**ASSIGNMENT:** Return the entries exactly as they appear.

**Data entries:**

:::::

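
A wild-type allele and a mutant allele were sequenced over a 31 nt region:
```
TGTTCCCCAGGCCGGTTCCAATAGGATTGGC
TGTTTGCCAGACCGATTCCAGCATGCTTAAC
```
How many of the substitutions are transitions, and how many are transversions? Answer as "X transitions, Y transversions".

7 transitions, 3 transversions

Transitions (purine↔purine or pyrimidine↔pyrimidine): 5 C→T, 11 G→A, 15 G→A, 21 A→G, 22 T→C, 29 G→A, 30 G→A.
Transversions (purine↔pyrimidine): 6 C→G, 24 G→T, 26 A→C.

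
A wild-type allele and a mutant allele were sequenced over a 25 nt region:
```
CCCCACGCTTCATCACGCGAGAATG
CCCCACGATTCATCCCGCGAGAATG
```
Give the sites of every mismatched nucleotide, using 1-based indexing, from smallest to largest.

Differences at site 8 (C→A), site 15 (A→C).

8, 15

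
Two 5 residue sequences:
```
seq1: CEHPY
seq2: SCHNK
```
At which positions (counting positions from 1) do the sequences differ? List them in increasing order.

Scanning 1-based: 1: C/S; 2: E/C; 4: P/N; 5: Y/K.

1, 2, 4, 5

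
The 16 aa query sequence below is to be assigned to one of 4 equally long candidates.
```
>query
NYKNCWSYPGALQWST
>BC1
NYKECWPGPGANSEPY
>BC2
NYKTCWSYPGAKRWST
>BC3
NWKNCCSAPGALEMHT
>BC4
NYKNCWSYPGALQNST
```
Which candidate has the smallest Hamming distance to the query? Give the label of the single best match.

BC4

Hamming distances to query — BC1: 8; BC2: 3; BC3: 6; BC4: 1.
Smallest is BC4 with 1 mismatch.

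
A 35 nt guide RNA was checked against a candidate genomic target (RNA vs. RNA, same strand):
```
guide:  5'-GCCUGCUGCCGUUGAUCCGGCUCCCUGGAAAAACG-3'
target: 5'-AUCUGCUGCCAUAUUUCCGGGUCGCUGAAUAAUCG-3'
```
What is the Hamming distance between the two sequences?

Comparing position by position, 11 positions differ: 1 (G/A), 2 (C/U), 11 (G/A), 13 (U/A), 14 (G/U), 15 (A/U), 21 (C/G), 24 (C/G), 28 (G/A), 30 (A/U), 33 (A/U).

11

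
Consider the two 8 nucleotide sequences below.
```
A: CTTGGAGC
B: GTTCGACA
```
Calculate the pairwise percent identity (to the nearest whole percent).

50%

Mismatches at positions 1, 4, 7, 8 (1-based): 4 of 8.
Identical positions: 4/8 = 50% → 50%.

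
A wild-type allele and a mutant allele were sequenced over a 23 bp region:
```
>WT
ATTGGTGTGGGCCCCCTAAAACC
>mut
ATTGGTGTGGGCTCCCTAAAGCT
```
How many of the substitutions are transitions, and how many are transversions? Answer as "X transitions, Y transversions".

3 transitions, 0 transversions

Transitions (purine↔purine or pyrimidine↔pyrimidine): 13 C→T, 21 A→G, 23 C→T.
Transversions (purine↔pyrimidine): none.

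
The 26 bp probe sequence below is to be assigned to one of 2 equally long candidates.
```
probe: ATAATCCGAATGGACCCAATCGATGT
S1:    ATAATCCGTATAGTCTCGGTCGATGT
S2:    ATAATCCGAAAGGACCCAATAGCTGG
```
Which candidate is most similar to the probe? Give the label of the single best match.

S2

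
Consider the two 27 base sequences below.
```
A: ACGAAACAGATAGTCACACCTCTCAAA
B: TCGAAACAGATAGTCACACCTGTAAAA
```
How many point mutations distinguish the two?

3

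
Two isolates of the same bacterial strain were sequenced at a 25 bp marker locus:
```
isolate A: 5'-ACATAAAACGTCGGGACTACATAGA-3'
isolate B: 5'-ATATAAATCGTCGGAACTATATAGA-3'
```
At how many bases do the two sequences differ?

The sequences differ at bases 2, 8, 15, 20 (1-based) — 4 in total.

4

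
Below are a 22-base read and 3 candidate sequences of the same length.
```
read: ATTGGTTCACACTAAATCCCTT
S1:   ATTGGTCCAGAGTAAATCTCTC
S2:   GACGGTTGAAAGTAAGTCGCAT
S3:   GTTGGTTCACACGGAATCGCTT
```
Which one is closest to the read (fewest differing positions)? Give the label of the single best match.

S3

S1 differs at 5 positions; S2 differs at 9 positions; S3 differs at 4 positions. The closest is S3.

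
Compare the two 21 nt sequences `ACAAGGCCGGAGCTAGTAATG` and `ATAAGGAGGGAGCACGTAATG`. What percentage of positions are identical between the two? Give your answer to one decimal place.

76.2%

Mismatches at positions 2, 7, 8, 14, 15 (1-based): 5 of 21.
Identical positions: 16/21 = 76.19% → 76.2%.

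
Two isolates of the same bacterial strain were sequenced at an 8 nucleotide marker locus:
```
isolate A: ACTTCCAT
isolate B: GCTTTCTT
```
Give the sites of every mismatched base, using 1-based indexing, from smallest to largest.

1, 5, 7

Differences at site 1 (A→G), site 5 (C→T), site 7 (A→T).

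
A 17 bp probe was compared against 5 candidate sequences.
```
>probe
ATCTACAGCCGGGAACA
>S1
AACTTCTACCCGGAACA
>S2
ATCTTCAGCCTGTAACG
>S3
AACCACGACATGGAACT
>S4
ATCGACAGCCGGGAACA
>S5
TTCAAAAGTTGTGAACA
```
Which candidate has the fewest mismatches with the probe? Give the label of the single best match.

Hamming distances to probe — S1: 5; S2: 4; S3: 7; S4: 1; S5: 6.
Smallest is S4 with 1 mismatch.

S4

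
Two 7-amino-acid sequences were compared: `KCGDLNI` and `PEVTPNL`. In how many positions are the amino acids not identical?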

:::::

**RESPONSE:**
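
A wild-type allele and a mutant allele were sequenced over a 31 nt region:
```
TGTTCCCCAGGCCGGTTCCAATAGGATTGGC
TGTTTGCCAGACCGATTCCAGCATGCTTAAC
```
How many of the substitutions are transitions, and how many are transversions? Answer as "X transitions, Y transversions".

7 transitions, 3 transversions

Transitions (purine↔purine or pyrimidine↔pyrimidine): 5 C→T, 11 G→A, 15 G→A, 21 A→G, 22 T→C, 29 G→A, 30 G→A.
Transversions (purine↔pyrimidine): 6 C→G, 24 G→T, 26 A→C.

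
A wild-type allele and a mutant allele were sequenced over a 25 nt region:
```
CCCCACGCTTCATCACGCGAGAATG
CCCCACGATTCATCCCGCGAGAATG
```
Give the sites of every mismatched nucleotide, using 1-based indexing, from smallest to largest.

Differences at site 8 (C→A), site 15 (A→C).

8, 15

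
Two 5 residue sequences:
```
seq1: CEHPY
seq2: SCHNK
```
At which positions (counting positions from 1) do the sequences differ? List them in increasing order.

Scanning 1-based: 1: C/S; 2: E/C; 4: P/N; 5: Y/K.

1, 2, 4, 5

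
The 16 aa query sequence below is to be assigned to one of 4 equally long candidates.
```
>query
NYKNCWSYPGALQWST
>BC1
NYKECWPGPGANSEPY
>BC2
NYKTCWSYPGAKRWST
>BC3
NWKNCCSAPGALEMHT
>BC4
NYKNCWSYPGALQNST
```
Which candidate has the smallest Hamming distance to the query? Give the label of the single best match.

BC4

Hamming distances to query — BC1: 8; BC2: 3; BC3: 6; BC4: 1.
Smallest is BC4 with 1 mismatch.

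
A 35 nt guide RNA was checked against a candidate genomic target (RNA vs. RNA, same strand):
```
guide:  5'-GCCUGCUGCCGUUGAUCCGGCUCCCUGGAAAAACG-3'
target: 5'-AUCUGCUGCCAUAUUUCCGGGUCGCUGAAUAAUCG-3'
```
What is the Hamming distance between the two sequences?

Comparing position by position, 11 positions differ: 1 (G/A), 2 (C/U), 11 (G/A), 13 (U/A), 14 (G/U), 15 (A/U), 21 (C/G), 24 (C/G), 28 (G/A), 30 (A/U), 33 (A/U).

11

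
Consider the two 8 nucleotide sequences below.
```
A: CTTGGAGC
B: GTTCGACA
```
Calculate the pairwise percent identity (to the nearest whole percent).

50%

Mismatches at positions 1, 4, 7, 8 (1-based): 4 of 8.
Identical positions: 4/8 = 50% → 50%.

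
A wild-type allele and a mutant allele were sequenced over a 23 bp region:
```
>WT
ATTGGTGTGGGCCCCCTAAAACC
>mut
ATTGGTGTGGGCTCCCTAAAGCT
```
How many of the substitutions are transitions, and how many are transversions? Answer as "X transitions, Y transversions".

3 transitions, 0 transversions

Transitions (purine↔purine or pyrimidine↔pyrimidine): 13 C→T, 21 A→G, 23 C→T.
Transversions (purine↔pyrimidine): none.

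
The 26 bp probe sequence below is to be assigned to one of 2 equally long candidates.
```
probe: ATAATCCGAATGGACCCAATCGATGT
S1:    ATAATCCGTATAGTCTCGGTCGATGT
S2:    ATAATCCGAAAGGACCCAATAGCTGG
```
Which candidate is most similar to the probe? Give the label of the single best match.

S2

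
Consider the two 27 base sequences below.
```
A: ACGAAACAGATAGTCACACCTCTCAAA
B: TCGAAACAGATAGTCACACCTGTAAAA
```
How many point mutations distinguish the two?

3

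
Two isolates of the same bacterial strain were sequenced at a 25 bp marker locus:
```
isolate A: 5'-ACATAAAACGTCGGGACTACATAGA-3'
isolate B: 5'-ATATAAATCGTCGGAACTATATAGA-3'
```
At how many bases do the two sequences differ?

The sequences differ at bases 2, 8, 15, 20 (1-based) — 4 in total.

4

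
Below are a 22-base read and 3 candidate sequences of the same length.
```
read: ATTGGTTCACACTAAATCCCTT
S1:   ATTGGTCCAGAGTAAATCTCTC
S2:   GACGGTTGAAAGTAAGTCGCAT
S3:   GTTGGTTCACACGGAATCGCTT
```
Which one is closest to the read (fewest differing positions)? Give the label of the single best match.

S3

S1 differs at 5 positions; S2 differs at 9 positions; S3 differs at 4 positions. The closest is S3.

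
Compare the two 21 nt sequences `ACAAGGCCGGAGCTAGTAATG` and `ATAAGGAGGGAGCACGTAATG`. What percentage of positions are identical between the two? Give your answer to one decimal place.

76.2%

Mismatches at positions 2, 7, 8, 14, 15 (1-based): 5 of 21.
Identical positions: 16/21 = 76.19% → 76.2%.

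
Two isolates of the same bacterial strain were sequenced at an 8 nucleotide marker locus:
```
isolate A: ACTTCCAT
isolate B: GCTTTCTT
```
Give the sites of every mismatched base, using 1-based indexing, from smallest to largest.

1, 5, 7

Differences at site 1 (A→G), site 5 (C→T), site 7 (A→T).

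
A 17 bp probe was compared against 5 candidate sequences.
```
>probe
ATCTACAGCCGGGAACA
>S1
AACTTCTACCCGGAACA
>S2
ATCTTCAGCCTGTAACG
>S3
AACCACGACATGGAACT
>S4
ATCGACAGCCGGGAACA
>S5
TTCAAAAGTTGTGAACA
```
Which candidate has the fewest mismatches with the probe? Give the label of the single best match.

Hamming distances to probe — S1: 5; S2: 4; S3: 7; S4: 1; S5: 6.
Smallest is S4 with 1 mismatch.

S4

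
Two 7-amino-acid sequences were compared: `KCGDLNI` and `PEVTPNL`. In how many positions are the amino acids not identical?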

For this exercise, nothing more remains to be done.